• **About this exercise**:
Output the listing in full. Every line stays exactly as it is.

• **Supplied records**:
****************
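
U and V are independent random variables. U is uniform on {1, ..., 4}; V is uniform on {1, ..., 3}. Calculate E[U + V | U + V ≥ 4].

46/9

Outcomes with U + V ≥ 4: (1,3), (2,2), (2,3), (3,1), (3,2), (3,3), (4,1), (4,2), (4,3), each with probability 1/12.
E[U + V | U + V ≥ 4] = (4 + 4 + 5 + 4 + 5 + 6 + 5 + 6 + 7) / 9 = 46/9.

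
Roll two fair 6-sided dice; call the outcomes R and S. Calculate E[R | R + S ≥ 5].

58/15

P(R + S ≥ 5) = 5/6.
Summing R·P(x,y) over outcomes with R + S ≥ 5 gives 29/9.
E[R | R + S ≥ 5] = (29/9) / (5/6) = 58/15.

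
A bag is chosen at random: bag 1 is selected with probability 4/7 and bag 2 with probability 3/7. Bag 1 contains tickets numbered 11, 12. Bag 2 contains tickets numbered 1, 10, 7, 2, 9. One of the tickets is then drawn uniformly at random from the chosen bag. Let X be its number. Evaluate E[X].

317/35

E[X | bag 1] = (11+12)/2 = 23/2.
E[X | bag 2] = (1+10+7+2+9)/5 = 29/5.
By the law of total expectation,
E[X] = (4/7)·(23/2) + (3/7)·(29/5) = 317/35.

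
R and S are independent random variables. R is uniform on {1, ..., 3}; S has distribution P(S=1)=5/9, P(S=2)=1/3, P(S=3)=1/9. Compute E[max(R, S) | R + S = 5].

P(R + S = 5) = 4/27.
Summing max(R,S)·P(x,y) over outcomes with R + S = 5 gives 4/9.
E[max(R, S) | R + S = 5] = (4/9) / (4/27) = 3.

3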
****************
• **Exercise solution**:
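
U and V are independent random variables. U is uniform on {1, ..., 4}; V is uniform on {1, ..., 3}. Calculate E[U + V | U + V ≥ 4].

46/9

Outcomes with U + V ≥ 4: (1,3), (2,2), (2,3), (3,1), (3,2), (3,3), (4,1), (4,2), (4,3), each with probability 1/12.
E[U + V | U + V ≥ 4] = (4 + 4 + 5 + 4 + 5 + 6 + 5 + 6 + 7) / 9 = 46/9.

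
Roll two fair 6-sided dice; call the outcomes R and S. Calculate E[R | R + S ≥ 5].

58/15

P(R + S ≥ 5) = 5/6.
Summing R·P(x,y) over outcomes with R + S ≥ 5 gives 29/9.
E[R | R + S ≥ 5] = (29/9) / (5/6) = 58/15.

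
A bag is chosen at random: bag 1 is selected with probability 4/7 and bag 2 with probability 3/7. Bag 1 contains tickets numbered 11, 12. Bag 2 contains tickets numbered 1, 10, 7, 2, 9. One of the tickets is then drawn uniformly at random from the chosen bag. Let X be its number. Evaluate E[X].

317/35

E[X | bag 1] = (11+12)/2 = 23/2.
E[X | bag 2] = (1+10+7+2+9)/5 = 29/5.
By the law of total expectation,
E[X] = (4/7)·(23/2) + (3/7)·(29/5) = 317/35.

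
R and S are independent random variables. R is uniform on {1, ..., 3}; S has distribution P(S=1)=5/9, P(S=2)=1/3, P(S=3)=1/9. Compute E[max(R, S) | R + S = 5].

P(R + S = 5) = 4/27.
Summing max(R,S)·P(x,y) over outcomes with R + S = 5 gives 4/9.
E[max(R, S) | R + S = 5] = (4/9) / (4/27) = 3.

3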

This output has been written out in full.